What do the lines from the one containing "Let f(u) = (1/3)u^3" through the end of the entries say? Quote them exactly, and only them.
──────── THE INPUT ────────
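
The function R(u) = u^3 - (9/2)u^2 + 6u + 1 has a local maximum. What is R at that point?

7/2

Critical points: R'(u) = 3u^2 - 9u + 6 vanishes at u = 1, 2.
Second-derivative test with R''(u) = 6u - 9: R''(1) = -3 < 0 ⇒ local maximum; R''(2) = 3 > 0 ⇒ local minimum.
So the local maximum value is R(1) = 7/2.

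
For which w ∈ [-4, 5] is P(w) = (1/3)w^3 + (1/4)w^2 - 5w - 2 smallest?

2

P'(w) = w^2 + (1/2)w - 5, which vanishes at w = -5/2 and w = 2.
Candidates: P(-4) = 2/3, P(-5/2) = 329/48, P(2) = -25/3, P(5) = 251/12.
The minimum over the interval is -25/3, attained at w = 2.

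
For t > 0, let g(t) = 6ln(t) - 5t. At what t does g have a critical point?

g'(t) = 6/t − 5 = 0 gives t = 6/5.
g''(t) = -6/t², which is negative for t > 0, so this is a local maximum.
g(6/5) = 6·ln(6/5) - 6 ≈ -4.9061.

6/5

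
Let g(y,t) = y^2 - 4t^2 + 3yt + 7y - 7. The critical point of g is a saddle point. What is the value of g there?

-371/25

∂g/∂y = 2y + 3t + 7 = 0 and ∂g/∂t = 3y - 8t = 0, so (y, t) = (-56/25, -21/25).
The Hessian has g_{yy} = 2, g_{tt} = -8, g_{yt} = 3, giving D = -25 < 0, so the point is a saddle point.
g(-56/25, -21/25) = -371/25.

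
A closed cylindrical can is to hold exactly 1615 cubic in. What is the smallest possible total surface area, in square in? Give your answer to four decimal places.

762.0139

With radius r and height h, πr²h = 1615 so h = 1615/(πr²), and S(r) = 2πr² + 2πrh = 2πr² + 2·1615/r.
S'(r) = 4πr − 2·1615/r² = 0 ⇒ r³ = 1615/(2π), so r ≈ 6.3582 and h = 2r ≈ 12.7163.
S''(r) = 4π + 4·1615/r³ > 0, so this is the minimum; S ≈ 762.0139.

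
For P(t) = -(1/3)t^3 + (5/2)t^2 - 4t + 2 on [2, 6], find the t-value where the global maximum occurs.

4

P'(t) = -t^2 + 5t - 4, whose only zero in [2, 6] is t = 4.
Candidates: P(2) = 4/3; P(4) = 14/3; P(6) = -4.
Hence the absolute maximum is 14/3 at t = 4.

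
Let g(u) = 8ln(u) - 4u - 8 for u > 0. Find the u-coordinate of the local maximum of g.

g'(u) = 8/u − 4 = 0 gives u = 2.
g''(u) = -8/u², which is negative for u > 0, so this is a local maximum.
g(2) = 8·ln(2) - 8 - 8 ≈ -10.4548.

2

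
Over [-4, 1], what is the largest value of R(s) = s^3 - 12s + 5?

The derivative is 3s^2 - 12, whose only zero in [-4, 1] is s = -2.
Candidates: R(-4) = -11,  R(-2) = 21,  R(1) = -6.
The maximum over the interval is 21, attained at s = -2.

21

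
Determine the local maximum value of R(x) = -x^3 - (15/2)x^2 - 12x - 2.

7/2

R'(x) = -3x^2 - 15x - 12. Setting R'(x) = 0 gives x ∈ {-4, -1}.
R''(x) = -6x - 15. R''(-4) = 9 > 0 ⇒ local minimum; R''(-1) = -9 < 0 ⇒ local maximum.
The local maximum is R(-1) = 7/2.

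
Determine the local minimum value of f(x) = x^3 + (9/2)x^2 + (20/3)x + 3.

f'(x) = 3x^2 + 9x + 20/3. Setting f'(x) = 0 gives x ∈ {-5/3, -4/3}.
Second-derivative test with f''(x) = 6x + 9: f''(-5/3) = -1 < 0 ⇒ local maximum; f''(-4/3) = 1 > 0 ⇒ local minimum.
So the local minimum value is f(-4/3) = -7/27.

-7/27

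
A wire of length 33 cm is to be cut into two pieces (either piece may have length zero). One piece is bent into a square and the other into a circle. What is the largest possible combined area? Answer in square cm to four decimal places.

Let x be the length used for the square. Square side x/4; circle radius (33−x)/(2π).
A(x) = (x/4)² + π·((33−x)/(2π))² = x²/16 + (33−x)²/(4π) for 0 ≤ x ≤ 33. A'(x) = x/8 − (33−x)/(2π) = 0 gives x = 4·33/(π+4) ≈ 18.4833.
A'' > 0, so the interior critical point is a minimum; the maximum is at an endpoint. A(0) = 86.6599 and A(33) = 68.0625, so the largest area is 86.6599.

86.6599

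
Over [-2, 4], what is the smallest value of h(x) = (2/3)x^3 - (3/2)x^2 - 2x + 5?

Differentiating, h'(x) = 2x^2 - 3x - 2; which vanishes at x = -1/2 and x = 2.
Compare values at every candidate in [-2, 4]: h(-2) = -7/3; h(-1/2) = 133/24; h(2) = 1/3; h(4) = 47/3.
The minimum over the interval is -7/3, attained at x = -2.

-7/3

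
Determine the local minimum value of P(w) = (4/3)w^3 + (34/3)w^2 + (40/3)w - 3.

P'(w) = 4w^2 + (68/3)w + 40/3 = 0 at w = -5, -2/3.
Since P''(w) = 8w + 68/3, we get P''(-5) = -52/3 < 0 ⇒ local maximum; P''(-2/3) = 52/3 > 0 ⇒ local minimum.
The local minimum is P(-2/3) = -587/81.

-587/81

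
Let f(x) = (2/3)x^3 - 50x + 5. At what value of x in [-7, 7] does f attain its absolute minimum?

Differentiating, f'(x) = 2x^2 - 50; which vanishes at x = -5 and x = 5.
Candidates: f(-7) = 379/3, f(-5) = 515/3, f(5) = -485/3, f(7) = -349/3.
The minimum over the interval is -485/3, attained at x = 5.

5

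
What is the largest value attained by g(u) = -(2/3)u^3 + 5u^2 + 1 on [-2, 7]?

The derivative is -2u^2 + 10u, which vanishes at u = 0 and u = 5.
Evaluating at the critical points and endpoints: g(-2) = 79/3, g(0) = 1, g(5) = 128/3, g(7) = 52/3.
Hence the absolute maximum is 128/3 at u = 5.

128/3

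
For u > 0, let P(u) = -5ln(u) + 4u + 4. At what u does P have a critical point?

5/4

P'(u) = -5/u + 4 = 0 gives u = 5/4.
P''(u) = 5/u², which is positive for u > 0, so this is a local minimum.
P(5/4) = -5·ln(5/4) + 5 + 4 ≈ 7.8843.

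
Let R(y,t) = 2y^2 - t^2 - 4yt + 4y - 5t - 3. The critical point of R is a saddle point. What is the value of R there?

∂R/∂y = 4y - 4t + 4 = 0 and ∂R/∂t = -4y - 2t - 5 = 0, so (y, t) = (-7/6, -1/6).
The Hessian has R_{yy} = 4, R_{tt} = -2, R_{yt} = -4, giving D = -24 < 0, so the point is a saddle point.
R(-7/6, -1/6) = -59/12.

-59/12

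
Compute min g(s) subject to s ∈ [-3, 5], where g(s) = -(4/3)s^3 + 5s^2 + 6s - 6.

g'(s) = -4s^2 + 10s + 6, which vanishes at s = -1/2 and s = 3.
Compare values at every candidate in [-3, 5]: g(-3) = 57,  g(-1/2) = -91/12,  g(3) = 21,  g(5) = -53/3.
Hence the absolute minimum is -53/3 at s = 5.

-53/3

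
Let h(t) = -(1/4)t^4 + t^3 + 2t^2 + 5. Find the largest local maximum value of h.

Critical points: h'(t) = -t^3 + 3t^2 + 4t vanishes at t = -1, 0, 4.
h''(t) = -3t^2 + 6t + 4. h''(-1) = -5 < 0 ⇒ local maximum; h''(0) = 4 > 0 ⇒ local minimum; h''(4) = -20 < 0 ⇒ local maximum.
Thus h has its largest local maximum at t = 4, with value 37.

37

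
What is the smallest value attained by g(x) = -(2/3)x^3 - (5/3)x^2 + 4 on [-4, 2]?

-8

g'(x) = -2x^2 - (10/3)x, which vanishes at x = -5/3 and x = 0.
Evaluating at the critical points and endpoints: g(-4) = 20; g(-5/3) = 199/81; g(0) = 4; g(2) = -8.
The minimum over the interval is -8, attained at x = 2.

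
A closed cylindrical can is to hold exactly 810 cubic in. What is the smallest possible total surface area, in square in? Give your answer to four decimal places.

With radius r and height h, πr²h = 810 so h = 810/(πr²), and S(r) = 2πr² + 2πrh = 2πr² + 2·810/r.
S'(r) = 4πr − 2·810/r² = 0 ⇒ r³ = 810/(2π), so r ≈ 5.0517 and h = 2r ≈ 10.1033.
S''(r) = 4π + 4·810/r³ > 0, so this is the minimum; S ≈ 481.0290.

481.0290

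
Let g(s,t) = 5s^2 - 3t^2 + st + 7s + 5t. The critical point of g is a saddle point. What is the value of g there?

∂g/∂s = 10s + t + 7 = 0 and ∂g/∂t = s - 6t + 5 = 0, so (s, t) = (-47/61, 43/61).
The Hessian has g_{ss} = 10, g_{tt} = -6, g_{st} = 1, giving D = -61 < 0, so the point is a saddle point.
g(-47/61, 43/61) = -57/61.

-57/61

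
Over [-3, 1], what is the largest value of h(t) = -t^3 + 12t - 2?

Differentiating, h'(t) = -3t^2 + 12; whose only zero in [-3, 1] is t = -2.
Compare values at every candidate in [-3, 1]: h(-3) = -11,  h(-2) = -18,  h(1) = 9.
The maximum over the interval is 9, attained at t = 1.

9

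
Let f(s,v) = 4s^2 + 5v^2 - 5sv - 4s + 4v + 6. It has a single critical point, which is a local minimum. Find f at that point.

266/55

∂f/∂s = 8s - 5v - 4 = 0 and ∂f/∂v = -5s + 10v + 4 = 0, so (s, v) = (4/11, -12/55).
The Hessian has f_{ss} = 8, f_{vv} = 10, f_{sv} = -5, giving D = 55 > 0 with f_{ss} > 0, so the point is a local minimum.
f(4/11, -12/55) = 266/55.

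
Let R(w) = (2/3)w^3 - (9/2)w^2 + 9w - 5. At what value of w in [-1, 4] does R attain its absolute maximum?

Differentiating, R'(w) = 2w^2 - 9w + 9; which vanishes at w = 3/2 and w = 3.
Candidates: R(-1) = -115/6,  R(3/2) = 5/8,  R(3) = -1/2,  R(4) = 5/3.
So the maximum is R(4) = 5/3.

4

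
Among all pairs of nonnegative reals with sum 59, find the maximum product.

With x + y = 59, the product is P(x) = x(59 − x).
P'(x) = 59 − 2x = 0 gives x = 59/2; P'' = −2 < 0, so this is the maximum.
P = 59/2·59/2 = 3481/4.

3481/4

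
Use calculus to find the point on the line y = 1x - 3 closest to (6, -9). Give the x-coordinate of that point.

Minimize D(x)^2 = (x - 6)^2 + (x + 6)^2.
d/dx[D^2] = 2(x - 6) + 2·1·(x + 6) = 0 ⇒ x = 0.
Then y = -3 and the distance is √(72) ≈ 8.4853.

0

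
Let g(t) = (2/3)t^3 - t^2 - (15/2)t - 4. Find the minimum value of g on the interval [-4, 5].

Differentiating, g'(t) = 2t^2 - 2t - 15/2; which vanishes at t = -3/2 and t = 5/2.
Evaluating at the critical points and endpoints: g(-4) = -98/3,  g(-3/2) = 11/4,  g(5/2) = -223/12,  g(5) = 101/6.
Hence the absolute minimum is -98/3 at t = -4.

-98/3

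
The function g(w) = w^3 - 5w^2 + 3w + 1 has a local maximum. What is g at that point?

40/27

Critical points: g'(w) = 3w^2 - 10w + 3 vanishes at w = 1/3, 3.
Second-derivative test with g''(w) = 6w - 10: g''(1/3) = -8 < 0 ⇒ local maximum; g''(3) = 8 > 0 ⇒ local minimum.
Thus g has its local maximum at w = 1/3, with value 40/27.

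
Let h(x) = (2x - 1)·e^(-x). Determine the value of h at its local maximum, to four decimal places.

By the product rule, h'(x) = (-2x + 3)·e^(-x). Since e^(-x) > 0, the only critical point is x = 3/2.
h''(3/2) has the same sign as -2 < 0, so this is a local maximum.
h(3/2) = (2)·e^(-3/2) ≈ 0.4463.

0.4463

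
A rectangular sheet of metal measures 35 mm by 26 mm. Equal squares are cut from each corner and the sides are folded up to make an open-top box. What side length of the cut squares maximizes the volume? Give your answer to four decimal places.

4.9200

With cut size x, the volume is V(x) = x(35 − 2x)(26 − 2x) for 0 < x < 13.
V'(x) = 12x^2 − 244x + 910. Setting V'(x) = 0 gives x ≈ 4.9200 (the root in (0, 13)).
V''(x) = 24x − 244 is negative there, so this is the maximum; V ≈ 2000.4012.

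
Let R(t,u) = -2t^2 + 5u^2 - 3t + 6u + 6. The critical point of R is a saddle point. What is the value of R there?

213/40

∂R/∂t = -4t - 3 = 0 and ∂R/∂u = 10u + 6 = 0, so (t, u) = (-3/4, -3/5).
The Hessian has R_{tt} = -4, R_{uu} = 10, R_{tu} = 0, giving D = -40 < 0, so the point is a saddle point.
R(-3/4, -3/5) = 213/40.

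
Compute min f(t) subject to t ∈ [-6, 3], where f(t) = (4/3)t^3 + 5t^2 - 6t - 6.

-78

Differentiating, f'(t) = 4t^2 + 10t - 6; which vanishes at t = -3 and t = 1/2.
Compare values at every candidate in [-6, 3]: f(-6) = -78, f(-3) = 21, f(1/2) = -91/12, f(3) = 57.
So the minimum is f(-6) = -78.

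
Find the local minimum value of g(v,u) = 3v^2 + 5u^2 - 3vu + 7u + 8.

87/17

∂g/∂v = 6v - 3u = 0 and ∂g/∂u = -3v + 10u + 7 = 0, so (v, u) = (-7/17, -14/17).
The Hessian has g_{vv} = 6, g_{uu} = 10, g_{vu} = -3, giving D = 51 > 0 with g_{vv} > 0, so the point is a local minimum.
g(-7/17, -14/17) = 87/17.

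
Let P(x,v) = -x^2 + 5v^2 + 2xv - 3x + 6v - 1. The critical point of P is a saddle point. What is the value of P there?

7/8

∂P/∂x = -2x + 2v - 3 = 0 and ∂P/∂v = 2x + 10v + 6 = 0, so (x, v) = (-7/4, -1/4).
The Hessian has P_{xx} = -2, P_{vv} = 10, P_{xv} = 2, giving D = -24 < 0, so the point is a saddle point.
P(-7/4, -1/4) = 7/8.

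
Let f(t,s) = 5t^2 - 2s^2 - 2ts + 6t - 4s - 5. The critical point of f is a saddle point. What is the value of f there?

∂f/∂t = 10t - 2s + 6 = 0 and ∂f/∂s = -2t - 4s - 4 = 0, so (t, s) = (-8/11, -7/11).
The Hessian has f_{tt} = 10, f_{ss} = -4, f_{ts} = -2, giving D = -44 < 0, so the point is a saddle point.
f(-8/11, -7/11) = -65/11.

-65/11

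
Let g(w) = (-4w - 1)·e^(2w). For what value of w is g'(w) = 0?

-3/4

By the product rule, g'(w) = (-8w - 6)·e^(2w). Since e^(2w) > 0, the only critical point is w = -3/4.
g''(-3/4) has the same sign as -8 < 0, so this is a local maximum.
g(-3/4) = (2)·e^(-3/2) ≈ 0.4463.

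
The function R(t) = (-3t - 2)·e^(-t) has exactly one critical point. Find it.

By the product rule, R'(t) = (3t - 1)·e^(-t). Since e^(-t) > 0, the only critical point is t = 1/3.
R''(1/3) has the same sign as 3 > 0, so this is a local minimum.
R(1/3) = (-3)·e^(-1/3) ≈ -2.1496.

1/3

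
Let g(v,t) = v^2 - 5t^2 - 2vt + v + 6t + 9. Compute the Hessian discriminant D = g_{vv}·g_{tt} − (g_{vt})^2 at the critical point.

∂g/∂v = 2v - 2t + 1 = 0 and ∂g/∂t = -2v - 10t + 6 = 0, so (v, t) = (1/12, 7/12).
The Hessian has g_{vv} = 2, g_{tt} = -10, g_{vt} = -2, giving D = -24 < 0, so the point is a saddle point.
D = (2)·(-10) − (-2)^2 = -24.

-24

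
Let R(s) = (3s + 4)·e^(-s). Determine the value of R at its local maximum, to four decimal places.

By the product rule, R'(s) = (-3s - 1)·e^(-s). Since e^(-s) > 0, the only critical point is s = -1/3.
R''(-1/3) has the same sign as -3 < 0, so this is a local maximum.
R(-1/3) = (3)·e^(1/3) ≈ 4.1868.

4.1868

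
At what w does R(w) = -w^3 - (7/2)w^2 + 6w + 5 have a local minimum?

R'(w) = -3w^2 - 7w + 6 = 0 at w = -3, 2/3.
R''(w) = -6w - 7. R''(-3) = 11 > 0 ⇒ local minimum; R''(2/3) = -11 < 0 ⇒ local maximum.
Thus R has its local minimum at w = -3, with value -35/2.

-3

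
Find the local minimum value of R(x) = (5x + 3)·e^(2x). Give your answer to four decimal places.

-0.2770

Differentiating with the product rule gives R'(x) = (10x + 11)·e^(2x). Since e^(2x) > 0, the only critical point is x = -11/10.
R''(-11/10) has the same sign as 10 > 0, so this is a local minimum.
R(-11/10) = (-5/2)·e^(-11/5) ≈ -0.2770.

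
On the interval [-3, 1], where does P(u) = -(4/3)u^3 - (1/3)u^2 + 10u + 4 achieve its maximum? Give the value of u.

Differentiating, P'(u) = -4u^2 - (2/3)u + 10; whose only zero in [-3, 1] is u = -5/3.
Candidates: P(-3) = 7; P(-5/3) = -601/81; P(1) = 37/3.
Hence the absolute maximum is 37/3 at u = 1.

1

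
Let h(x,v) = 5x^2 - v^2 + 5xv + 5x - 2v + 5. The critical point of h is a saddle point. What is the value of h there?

∂h/∂x = 10x + 5v + 5 = 0 and ∂h/∂v = 5x - 2v - 2 = 0, so (x, v) = (0, -1).
The Hessian has h_{xx} = 10, h_{vv} = -2, h_{xv} = 5, giving D = -45 < 0, so the point is a saddle point.
h(0, -1) = 6.

6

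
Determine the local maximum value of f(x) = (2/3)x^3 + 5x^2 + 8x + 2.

22/3

Critical points: f'(x) = 2x^2 + 10x + 8 vanishes at x = -4, -1.
f''(x) = 4x + 10. f''(-4) = -6 < 0 ⇒ local maximum; f''(-1) = 6 > 0 ⇒ local minimum.
Thus f has its local maximum at x = -4, with value 22/3.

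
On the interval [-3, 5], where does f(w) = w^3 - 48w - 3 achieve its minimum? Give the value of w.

Differentiating, f'(w) = 3w^2 - 48; whose only zero in [-3, 5] is w = 4.
Compare values at every candidate in [-3, 5]: f(-3) = 114, f(4) = -131, f(5) = -118.
Hence the absolute minimum is -131 at w = 4.

4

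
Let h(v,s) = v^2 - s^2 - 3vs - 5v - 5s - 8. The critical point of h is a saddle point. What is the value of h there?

∂h/∂v = 2v - 3s - 5 = 0 and ∂h/∂s = -3v - 2s - 5 = 0, so (v, s) = (-5/13, -25/13).
The Hessian has h_{vv} = 2, h_{ss} = -2, h_{vs} = -3, giving D = -13 < 0, so the point is a saddle point.
h(-5/13, -25/13) = -29/13.

-29/13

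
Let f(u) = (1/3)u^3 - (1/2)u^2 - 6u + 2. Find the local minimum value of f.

f'(u) = u^2 - u - 6. Setting f'(u) = 0 gives u ∈ {-2, 3}.
Second-derivative test with f''(u) = 2u - 1: f''(-2) = -5 < 0 ⇒ local maximum; f''(3) = 5 > 0 ⇒ local minimum.
Thus f has its local minimum at u = 3, with value -23/2.

-23/2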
────────
(YOUR RESPONSE)
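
Let f(u) = (1/3)u^3 - (1/2)u^2 - 6u + 2. Find the local minimum value of f.

f'(u) = u^2 - u - 6. Setting f'(u) = 0 gives u ∈ {-2, 3}.
Second-derivative test with f''(u) = 2u - 1: f''(-2) = -5 < 0 ⇒ local maximum; f''(3) = 5 > 0 ⇒ local minimum.
Thus f has its local minimum at u = 3, with value -23/2.

-23/2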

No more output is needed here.